THE TASK: Only one stretch of the data below is needed. Output the lines from the one with "A Dubins vehicle" up to and including the one with "Give the optimal", exactly as they stand.

MATERIAL FOR THIS EXERCISE:
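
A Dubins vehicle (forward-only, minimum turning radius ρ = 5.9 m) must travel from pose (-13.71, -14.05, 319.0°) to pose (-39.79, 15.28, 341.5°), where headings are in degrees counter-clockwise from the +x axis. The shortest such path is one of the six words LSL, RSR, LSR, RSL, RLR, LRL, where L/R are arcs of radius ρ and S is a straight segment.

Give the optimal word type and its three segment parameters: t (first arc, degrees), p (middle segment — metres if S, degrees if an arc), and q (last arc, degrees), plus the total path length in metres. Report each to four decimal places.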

---

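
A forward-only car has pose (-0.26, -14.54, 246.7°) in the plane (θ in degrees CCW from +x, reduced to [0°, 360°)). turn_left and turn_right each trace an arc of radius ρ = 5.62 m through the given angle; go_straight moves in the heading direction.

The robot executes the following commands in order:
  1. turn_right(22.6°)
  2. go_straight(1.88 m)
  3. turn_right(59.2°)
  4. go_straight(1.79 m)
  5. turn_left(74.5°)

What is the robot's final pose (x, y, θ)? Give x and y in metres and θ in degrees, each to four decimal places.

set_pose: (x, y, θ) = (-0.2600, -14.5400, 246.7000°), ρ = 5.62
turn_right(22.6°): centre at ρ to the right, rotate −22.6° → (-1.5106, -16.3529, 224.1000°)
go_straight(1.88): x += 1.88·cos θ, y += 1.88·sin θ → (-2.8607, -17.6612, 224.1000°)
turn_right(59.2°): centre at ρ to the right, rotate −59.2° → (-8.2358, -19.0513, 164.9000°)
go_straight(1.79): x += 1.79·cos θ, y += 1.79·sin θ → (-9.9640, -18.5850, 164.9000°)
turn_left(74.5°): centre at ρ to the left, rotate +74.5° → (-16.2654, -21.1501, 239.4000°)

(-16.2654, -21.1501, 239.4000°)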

--

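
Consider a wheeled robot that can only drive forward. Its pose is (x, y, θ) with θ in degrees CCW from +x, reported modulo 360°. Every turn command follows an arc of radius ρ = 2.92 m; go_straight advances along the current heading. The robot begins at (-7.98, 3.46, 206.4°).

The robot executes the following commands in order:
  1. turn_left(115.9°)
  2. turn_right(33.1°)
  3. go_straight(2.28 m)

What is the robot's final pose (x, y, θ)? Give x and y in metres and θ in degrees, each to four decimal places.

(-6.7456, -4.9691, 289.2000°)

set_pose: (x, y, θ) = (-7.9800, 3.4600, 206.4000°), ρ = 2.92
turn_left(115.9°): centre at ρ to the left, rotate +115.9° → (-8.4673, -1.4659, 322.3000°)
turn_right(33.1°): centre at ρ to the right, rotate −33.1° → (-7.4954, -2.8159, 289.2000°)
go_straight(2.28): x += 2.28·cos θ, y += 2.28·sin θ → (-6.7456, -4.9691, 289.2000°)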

SOLUTION TO THE PROBLEM:
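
A Dubins vehicle (forward-only, minimum turning radius ρ = 5.9 m) must travel from pose (-13.71, -14.05, 319.0°) to pose (-39.79, 15.28, 341.5°), where headings are in degrees counter-clockwise from the +x axis. The shortest such path is one of the six words LSL, RSR, LSR, RSL, RLR, LRL, where L/R are arcs of radius ρ and S is a straight segment.

Give the optimal word type and its three segment parameters: t (first arc, degrees), p (middle segment — metres if S, degrees if an arc), and q (last arc, degrees), plus the total path length in metres. Report each to four decimal places.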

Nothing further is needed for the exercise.